---------- PROVIDED DATA

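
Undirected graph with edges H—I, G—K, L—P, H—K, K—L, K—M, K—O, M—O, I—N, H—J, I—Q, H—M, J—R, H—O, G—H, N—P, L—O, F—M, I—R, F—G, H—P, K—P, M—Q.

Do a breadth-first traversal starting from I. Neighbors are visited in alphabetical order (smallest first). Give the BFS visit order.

Visit I; enqueue H, N, Q, R → queue [H, N, Q, R]
Visit H; enqueue G, J, K, M, O, P → queue [N, Q, R, G, J, K, M, O, P]
Visit N → queue [Q, R, G, J, K, M, O, P]
Visit Q → queue [R, G, J, K, M, O, P]
Visit R → queue [G, J, K, M, O, P]
Visit G; enqueue F → queue [J, K, M, O, P, F]
Visit J → queue [K, M, O, P, F]
Visit K; enqueue L → queue [M, O, P, F, L]
Visit M → queue [O, P, F, L]
Visit O → queue [P, F, L]
Visit P → queue [F, L]
Visit F → queue [L]
Visit L → queue []

I, H, N, Q, R, G, J, K, M, O, P, F, L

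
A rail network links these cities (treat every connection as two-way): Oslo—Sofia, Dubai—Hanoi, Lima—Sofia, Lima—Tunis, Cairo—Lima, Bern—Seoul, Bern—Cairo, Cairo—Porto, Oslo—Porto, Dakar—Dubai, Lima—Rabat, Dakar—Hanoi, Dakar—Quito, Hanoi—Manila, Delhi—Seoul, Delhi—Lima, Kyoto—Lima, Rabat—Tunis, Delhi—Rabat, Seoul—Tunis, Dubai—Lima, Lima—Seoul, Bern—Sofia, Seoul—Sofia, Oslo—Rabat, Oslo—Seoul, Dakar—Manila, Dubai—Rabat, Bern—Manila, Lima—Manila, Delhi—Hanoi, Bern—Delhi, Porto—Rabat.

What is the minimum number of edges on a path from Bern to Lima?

Level 0: Bern
Level 1: Cairo, Delhi, Manila, Seoul, Sofia
Level 2: Dakar, Hanoi, Lima, Oslo, Porto, Rabat, Tunis
Level 3: Dubai, Kyoto, Quito
Lima first appears at level 2.

2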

--------------------

[WHAT TO PRODUCE]
Your answer must be every record above, repeated exactly.

[ANSWER]
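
Undirected graph with edges H—I, G—K, L—P, H—K, K—L, K—M, K—O, M—O, I—N, H—J, I—Q, H—M, J—R, H—O, G—H, N—P, L—O, F—M, I—R, F—G, H—P, K—P, M—Q.

Do a breadth-first traversal starting from I. Neighbors are visited in alphabetical order (smallest first). Give the BFS visit order.

Visit I; enqueue H, N, Q, R → queue [H, N, Q, R]
Visit H; enqueue G, J, K, M, O, P → queue [N, Q, R, G, J, K, M, O, P]
Visit N → queue [Q, R, G, J, K, M, O, P]
Visit Q → queue [R, G, J, K, M, O, P]
Visit R → queue [G, J, K, M, O, P]
Visit G; enqueue F → queue [J, K, M, O, P, F]
Visit J → queue [K, M, O, P, F]
Visit K; enqueue L → queue [M, O, P, F, L]
Visit M → queue [O, P, F, L]
Visit O → queue [P, F, L]
Visit P → queue [F, L]
Visit F → queue [L]
Visit L → queue []

I, H, N, Q, R, G, J, K, M, O, P, F, L

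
A rail network links these cities (treat every connection as two-way): Oslo—Sofia, Dubai—Hanoi, Lima—Sofia, Lima—Tunis, Cairo—Lima, Bern—Seoul, Bern—Cairo, Cairo—Porto, Oslo—Porto, Dakar—Dubai, Lima—Rabat, Dakar—Hanoi, Dakar—Quito, Hanoi—Manila, Delhi—Seoul, Delhi—Lima, Kyoto—Lima, Rabat—Tunis, Delhi—Rabat, Seoul—Tunis, Dubai—Lima, Lima—Seoul, Bern—Sofia, Seoul—Sofia, Oslo—Rabat, Oslo—Seoul, Dakar—Manila, Dubai—Rabat, Bern—Manila, Lima—Manila, Delhi—Hanoi, Bern—Delhi, Porto—Rabat.

What is the minimum number of edges on a path from Bern to Lima?

Level 0: Bern
Level 1: Cairo, Delhi, Manila, Seoul, Sofia
Level 2: Dakar, Hanoi, Lima, Oslo, Porto, Rabat, Tunis
Level 3: Dubai, Kyoto, Quito
Lima first appears at level 2.

2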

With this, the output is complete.